> What you should do:
When you reach the line containing "The quantum yield for ESPT" in the entries below, begin reproducing lines exactly, and stop once the line containing "A system in which a" is done.

> Material provided:

****

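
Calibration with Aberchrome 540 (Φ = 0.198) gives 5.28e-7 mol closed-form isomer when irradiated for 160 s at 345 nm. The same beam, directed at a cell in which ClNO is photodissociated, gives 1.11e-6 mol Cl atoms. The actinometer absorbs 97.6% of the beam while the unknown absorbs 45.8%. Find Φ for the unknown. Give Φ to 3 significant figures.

Photons absorbed by the actinometer: 5.28e-7 / 0.198 = 2.667e-6 mol.
Incident flux: 2.667e-6 / 0.976 = 2.733e-6 einstein.
Absorbed by unknown: 0.458 × 2.733e-6 = 1.252e-6 mol.
Φ(unknown) = 1.11e-6 / 1.252e-6 = 0.887.

Φ = 0.887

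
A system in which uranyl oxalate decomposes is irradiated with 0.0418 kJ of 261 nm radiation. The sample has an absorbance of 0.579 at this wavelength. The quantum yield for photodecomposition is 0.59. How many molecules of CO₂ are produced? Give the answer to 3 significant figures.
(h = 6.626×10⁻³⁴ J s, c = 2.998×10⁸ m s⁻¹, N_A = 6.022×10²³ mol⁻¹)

Photon energy at 261 nm: hc/λ = (6.626×10⁻³⁴)(2.998×10⁸)/(261×10⁻⁹) = 7.611×10⁻¹⁹ J.
Incident energy: 0.0418 kJ = 41.8 J.
Photons incident: 41.8 / 7.611×10⁻¹⁹ = 5.492×10¹⁹, i.e. 5.492×10¹⁹/6.022×10²³ = 9.120×10⁻⁵ mol.
Fraction absorbed: 1 − 10^(−0.579) = 0.7364.
Photons absorbed: 0.7364 × 9.120×10⁻⁵ = 6.716×10⁻⁵ mol.
Product: Φ × n_abs = 0.59 × 6.716×10⁻⁵ = 3.962×10⁻⁵ mol.
As a count: 3.962×10⁻⁵ × 6.022×10²³ = 2.39×10¹⁹.

2.39×10¹⁹ molecules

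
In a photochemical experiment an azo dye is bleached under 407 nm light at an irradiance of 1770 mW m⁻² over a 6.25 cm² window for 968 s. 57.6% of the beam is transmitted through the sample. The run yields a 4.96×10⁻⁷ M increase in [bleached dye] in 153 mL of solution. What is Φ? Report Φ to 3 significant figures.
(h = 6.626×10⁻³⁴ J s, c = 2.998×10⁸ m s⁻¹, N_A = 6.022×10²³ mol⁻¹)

Φ = 0.0491

Product: (4.96×10⁻⁷ M)(0.153 L) = 7.589×10⁻⁸ mol.
Photon energy at 407 nm: hc/λ = (6.626×10⁻³⁴)(2.998×10⁸)/(407×10⁻⁹) = 4.881×10⁻¹⁹ J.
Energy delivered: (1770 mW m⁻²)(6.25×10⁻⁴ m²)(968 s) = 1.071 J.
Photons incident: 1.071 / 4.881×10⁻¹⁹ = 2.194×10¹⁸, i.e. 2.194×10¹⁸/6.022×10²³ = 3.643×10⁻⁶ mol.
Fraction absorbed: 1 − 57.6/100 = 0.4240.
Photons absorbed: 0.4240 × 3.643×10⁻⁶ = 1.545×10⁻⁶ mol.
Φ = 7.589×10⁻⁸ mol / 1.545×10⁻⁶ mol photons = 0.0491.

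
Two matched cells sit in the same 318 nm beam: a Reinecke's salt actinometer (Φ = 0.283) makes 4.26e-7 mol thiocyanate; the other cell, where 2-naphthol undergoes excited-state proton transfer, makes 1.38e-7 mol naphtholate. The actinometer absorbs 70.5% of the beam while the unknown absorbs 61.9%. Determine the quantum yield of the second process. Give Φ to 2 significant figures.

Φ = 0.10

Photons absorbed by the actinometer: 4.26e-7 / 0.283 = 1.505e-6 mol.
Incident flux: 1.505e-6 / 0.705 = 2.135e-6 einstein.
Absorbed by unknown: 0.619 × 2.135e-6 = 1.322e-6 mol.
Φ(unknown) = 1.38e-7 / 1.322e-6 = 0.10.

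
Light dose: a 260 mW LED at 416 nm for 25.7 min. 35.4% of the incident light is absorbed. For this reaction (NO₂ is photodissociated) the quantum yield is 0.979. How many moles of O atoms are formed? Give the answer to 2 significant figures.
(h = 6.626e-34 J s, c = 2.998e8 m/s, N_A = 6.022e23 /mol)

Photon energy at 416 nm: hc/λ = (6.626e-34)(2.998e8)/(416e-9) = 4.775e-19 J.
Energy delivered: (260 mW)(1542 s) = 400.9 J.
Photons incident: 400.9 / 4.775e-19 = 8.396e20, i.e. 8.396e20/6.022e23 = 0.001394 mol.
Photons absorbed: 0.354 × 0.001394 = 4.935e-4 mol.
Product: Φ × n_abs = 0.979 × 4.935e-4 = 4.831e-4 mol.

4.8e-4 mol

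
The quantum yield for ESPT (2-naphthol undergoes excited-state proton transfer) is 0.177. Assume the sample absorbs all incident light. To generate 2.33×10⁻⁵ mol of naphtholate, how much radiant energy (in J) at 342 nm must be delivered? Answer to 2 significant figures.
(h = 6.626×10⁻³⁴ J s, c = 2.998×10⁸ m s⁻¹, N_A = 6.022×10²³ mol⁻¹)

Photons that must be absorbed: 2.33×10⁻⁵ / 0.177 = 1.316×10⁻⁴ mol.
Photon energy: hc/λ = 5.808×10⁻¹⁹ J; per mole, 3.498×10⁵ J mol⁻¹.
Energy required: 1.316×10⁻⁴ × 3.498×10⁵ = 46 J.

46 J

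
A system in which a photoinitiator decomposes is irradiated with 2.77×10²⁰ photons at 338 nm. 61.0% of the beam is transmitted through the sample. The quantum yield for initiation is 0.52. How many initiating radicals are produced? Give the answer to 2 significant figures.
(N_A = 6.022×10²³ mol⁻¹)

5.6×10¹⁹ initiating radicals

Moles of photons: 2.77×10²⁰ / 6.022×10²³ = 4.600×10⁻⁴ mol.
Fraction absorbed: 1 − 61.0/100 = 0.3900.
Photons absorbed: 0.3900 × 4.600×10⁻⁴ = 1.794×10⁻⁴ mol.
Product: Φ × n_abs = 0.52 × 1.794×10⁻⁴ = 9.329×10⁻⁵ mol.
As a count: 9.329×10⁻⁵ × 6.022×10²³ = 5.6×10¹⁹.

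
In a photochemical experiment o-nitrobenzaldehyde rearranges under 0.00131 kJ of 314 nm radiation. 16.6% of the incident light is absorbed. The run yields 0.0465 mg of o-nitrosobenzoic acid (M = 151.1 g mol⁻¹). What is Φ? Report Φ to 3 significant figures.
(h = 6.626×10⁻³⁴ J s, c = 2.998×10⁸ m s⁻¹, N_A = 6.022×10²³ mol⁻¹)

Φ = 0.539

Product: 0.0465 mg / 151.1 g mol⁻¹ = 3.077×10⁻⁷ mol.
Photon energy at 314 nm: hc/λ = (6.626×10⁻³⁴)(2.998×10⁸)/(314×10⁻⁹) = 6.326×10⁻¹⁹ J.
Incident energy: 0.00131 kJ = 1.31 J.
Photons incident: 1.31 / 6.326×10⁻¹⁹ = 2.071×10¹⁸, i.e. 2.071×10¹⁸/6.022×10²³ = 3.439×10⁻⁶ mol.
Photons absorbed: 0.166 × 3.439×10⁻⁶ = 5.709×10⁻⁷ mol.
Φ = 3.077×10⁻⁷ mol / 5.709×10⁻⁷ mol photons = 0.539.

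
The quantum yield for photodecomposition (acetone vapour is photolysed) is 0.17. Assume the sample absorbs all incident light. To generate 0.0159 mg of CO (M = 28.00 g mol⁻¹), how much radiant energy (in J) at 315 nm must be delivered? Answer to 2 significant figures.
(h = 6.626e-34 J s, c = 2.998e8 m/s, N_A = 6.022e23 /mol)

1.3 J

Product: 0.0159 mg / 28.00 g mol⁻¹ = 5.679e-7 mol.
Photons that must be absorbed: 5.679e-7 / 0.17 = 3.341e-6 mol.
Photon energy: hc/λ = 6.306e-19 J; per mole, 3.797e5 J mol⁻¹.
Energy required: 3.341e-6 × 3.797e5 = 1.3 J.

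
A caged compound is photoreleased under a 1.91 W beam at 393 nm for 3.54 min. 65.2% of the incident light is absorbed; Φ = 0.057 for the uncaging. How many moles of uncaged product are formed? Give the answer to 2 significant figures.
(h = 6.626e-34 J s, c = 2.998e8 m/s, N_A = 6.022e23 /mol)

5.0e-5 mol

Photon energy at 393 nm: hc/λ = (6.626e-34)(2.998e8)/(393e-9) = 5.055e-19 J.
Energy delivered: (1.91 W)(212.4 s) = 405.7 J.
Photons incident: 405.7 / 5.055e-19 = 8.026e20, i.e. 8.026e20/6.022e23 = 0.001333 mol.
Photons absorbed: 0.652 × 0.001333 = 8.691e-4 mol.
Product: Φ × n_abs = 0.057 × 8.691e-4 = 4.954e-5 mol.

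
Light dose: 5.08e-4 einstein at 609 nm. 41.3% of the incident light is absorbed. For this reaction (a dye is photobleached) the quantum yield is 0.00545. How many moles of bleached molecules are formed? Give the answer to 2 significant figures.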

****

> Task response:
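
The quantum yield for ESPT (2-naphthol undergoes excited-state proton transfer) is 0.177. Assume the sample absorbs all incident light. To generate 2.33×10⁻⁵ mol of naphtholate, how much radiant energy (in J) at 342 nm must be delivered? Answer to 2 significant figures.
(h = 6.626×10⁻³⁴ J s, c = 2.998×10⁸ m s⁻¹, N_A = 6.022×10²³ mol⁻¹)

Photons that must be absorbed: 2.33×10⁻⁵ / 0.177 = 1.316×10⁻⁴ mol.
Photon energy: hc/λ = 5.808×10⁻¹⁹ J; per mole, 3.498×10⁵ J mol⁻¹.
Energy required: 1.316×10⁻⁴ × 3.498×10⁵ = 46 J.

46 J

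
A system in which a photoinitiator decomposes is irradiated with 2.77×10²⁰ photons at 338 nm. 61.0% of the beam is transmitted through the sample. The quantum yield for initiation is 0.52. How many initiating radicals are produced? Give the answer to 2 significant figures.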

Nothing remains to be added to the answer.